Every line of the entries below that carries the string "What" should be copied.

*-*-*

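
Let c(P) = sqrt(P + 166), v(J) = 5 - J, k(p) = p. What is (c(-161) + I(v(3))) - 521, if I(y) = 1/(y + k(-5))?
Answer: -1564/3 + sqrt(5) ≈ -519.10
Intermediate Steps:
I(y) = 1/(-5 + y) (I(y) = 1/(y - 5) = 1/(-5 + y))
c(P) = sqrt(166 + P)
(c(-161) + I(v(3))) - 521 = (sqrt(166 - 161) + 1/(-5 + (5 - 1*3))) - 521 = (sqrt(5) + 1/(-5 + (5 - 3))) - 521 = (sqrt(5) + 1/(-5 + 2)) - 521 = (sqrt(5) + 1/(-3)) - 521 = (sqrt(5) - 1/3) - 521 = (-1/3 + sqrt(5)) - 521 = -1564/3 + sqrt(5)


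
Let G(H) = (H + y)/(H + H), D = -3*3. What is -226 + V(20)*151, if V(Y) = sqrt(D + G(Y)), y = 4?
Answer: -226 + 151*I*sqrt(210)/5 ≈ -226.0 + 437.64*I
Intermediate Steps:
D = -9
G(H) = (4 + H)/(2*H) (G(H) = (H + 4)/(H + H) = (4 + H)/((2*H)) = (4 + H)*(1/(2*H)) = (4 + H)/(2*H))
V(Y) = sqrt(-9 + (4 + Y)/(2*Y))
-226 + V(20)*151 = -226 + (sqrt(-34 + 8/20)/2)*151 = -226 + (sqrt(-34 + 8*(1/20))/2)*151 = -226 + (sqrt(-34 + 2/5)/2)*151 = -226 + (sqrt(-168/5)/2)*151 = -226 + ((2*I*sqrt(210)/5)/2)*151 = -226 + (I*sqrt(210)/5)*151 = -226 + 151*I*sqrt(210)/5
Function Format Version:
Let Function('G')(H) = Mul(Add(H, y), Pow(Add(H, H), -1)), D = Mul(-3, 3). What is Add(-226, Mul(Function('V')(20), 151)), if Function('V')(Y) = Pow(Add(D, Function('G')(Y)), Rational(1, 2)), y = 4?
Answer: Add(-226, Mul(Rational(151, 5), I, Pow(210, Rational(1, 2)))) ≈ Add(-226.00, Mul(437.64, I))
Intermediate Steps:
D = -9
Function('G')(H) = Mul(Rational(1, 2), Pow(H, -1), Add(4, H)) (Function('G')(H) = Mul(Add(H, 4), Pow(Add(H, H), -1)) = Mul(Add(4, H), Pow(Mul(2, H), -1)) = Mul(Add(4, H), Mul(Rational(1, 2), Pow(H, -1))) = Mul(Rational(1, 2), Pow(H, -1), Add(4, H)))
Function('V')(Y) = Pow(Add(-9, Mul(Rational(1, 2), Pow(Y, -1), Add(4, Y))), Rational(1, 2))
Add(-226, Mul(Function('V')(20), 151)) = Add(-226, Mul(Mul(Rational(1, 2), Pow(Add(-34, Mul(8, Pow(20, -1))), Rational(1, 2))), 151)) = Add(-226, Mul(Mul(Rational(1, 2), Pow(Add(-34, Mul(8, Rational(1, 20))), Rational(1, 2))), 151)) = Add(-226, Mul(Mul(Rational(1, 2), Pow(Add(-34, Rational(2, 5)), Rational(1, 2))), 151)) = Add(-226, Mul(Mul(Rational(1, 2), Pow(Rational(-168, 5), Rational(1, 2))), 151)) = Add(-226, Mul(Mul(Rational(1, 2), Mul(Rational(2, 5), I, Pow(210, Rational(1, 2)))), 151)) = Add(-226, Mul(Mul(Rational(1, 5), I, Pow(210, Rational(1, 2))), 151)) = Add(-226, Mul(Rational(151, 5), I, Pow(210, Rational(1, 2))))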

*-*-*

— Output below —
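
Let c(P) = sqrt(P + 166), v(J) = 5 - J, k(p) = p. What is (c(-161) + I(v(3))) - 521, if I(y) = 1/(y + k(-5))?
Let G(H) = (H + y)/(H + H), D = -3*3. What is -226 + V(20)*151, if V(Y) = sqrt(D + G(Y)), y = 4?
Let Function('G')(H) = Mul(Add(H, y), Pow(Add(H, H), -1)), D = Mul(-3, 3). What is Add(-226, Mul(Function('V')(20), 151)), if Function('V')(Y) = Pow(Add(D, Function('G')(Y)), Rational(1, 2)), y = 4?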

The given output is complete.